## WORK REQUEST:
A word-for-word copy of the whole listing is the required answer.

Segment Start: RECORD EXTRACTS

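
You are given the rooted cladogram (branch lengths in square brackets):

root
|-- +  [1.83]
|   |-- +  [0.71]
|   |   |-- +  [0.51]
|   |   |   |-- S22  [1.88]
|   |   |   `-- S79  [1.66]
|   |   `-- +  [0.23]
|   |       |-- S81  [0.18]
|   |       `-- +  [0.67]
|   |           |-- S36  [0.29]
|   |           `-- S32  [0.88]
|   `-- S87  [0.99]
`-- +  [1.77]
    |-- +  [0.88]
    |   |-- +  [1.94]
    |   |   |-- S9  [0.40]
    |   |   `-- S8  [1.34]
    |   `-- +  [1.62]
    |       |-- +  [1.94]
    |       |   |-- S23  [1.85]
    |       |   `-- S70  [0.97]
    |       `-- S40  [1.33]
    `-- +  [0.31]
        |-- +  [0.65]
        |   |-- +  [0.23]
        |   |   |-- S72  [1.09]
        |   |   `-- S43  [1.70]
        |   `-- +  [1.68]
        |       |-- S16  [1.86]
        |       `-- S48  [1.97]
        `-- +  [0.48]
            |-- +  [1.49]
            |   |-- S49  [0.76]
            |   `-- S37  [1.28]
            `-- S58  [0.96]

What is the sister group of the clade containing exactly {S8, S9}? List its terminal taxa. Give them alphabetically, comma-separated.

The clade containing exactly {S8, S9} attaches to the tree at the node subtending ((S9,S8),((S23,S70),S40)).
The other lineage descending from that same node — the sister group — is ((S23,S70),S40); its 3 tips in alphabetical order are the answer.

S23, S40, S70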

Segment End: RECORD EXTRACTS

## RESPONSE AREA:
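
You are given the rooted cladogram (branch lengths in square brackets):

root
|-- +  [1.83]
|   |-- +  [0.71]
|   |   |-- +  [0.51]
|   |   |   |-- S22  [1.88]
|   |   |   `-- S79  [1.66]
|   |   `-- +  [0.23]
|   |       |-- S81  [0.18]
|   |       `-- +  [0.67]
|   |           |-- S36  [0.29]
|   |           `-- S32  [0.88]
|   `-- S87  [0.99]
`-- +  [1.77]
    |-- +  [0.88]
    |   |-- +  [1.94]
    |   |   |-- S9  [0.40]
    |   |   `-- S8  [1.34]
    |   `-- +  [1.62]
    |       |-- +  [1.94]
    |       |   |-- S23  [1.85]
    |       |   `-- S70  [0.97]
    |       `-- S40  [1.33]
    `-- +  [0.31]
        |-- +  [0.65]
        |   |-- +  [0.23]
        |   |   |-- S72  [1.09]
        |   |   `-- S43  [1.70]
        |   `-- +  [1.68]
        |       |-- S16  [1.86]
        |       `-- S48  [1.97]
        `-- +  [0.48]
            |-- +  [1.49]
            |   |-- S49  [0.76]
            |   `-- S37  [1.28]
            `-- S58  [0.96]

What is the sister group of the clade containing exactly {S8, S9}? List its terminal taxa. Give them alphabetically, comma-separated.

The clade containing exactly {S8, S9} attaches to the tree at the node subtending ((S9,S8),((S23,S70),S40)).
The other lineage descending from that same node — the sister group — is ((S23,S70),S40); its 3 tips in alphabetical order are the answer.

S23, S40, S70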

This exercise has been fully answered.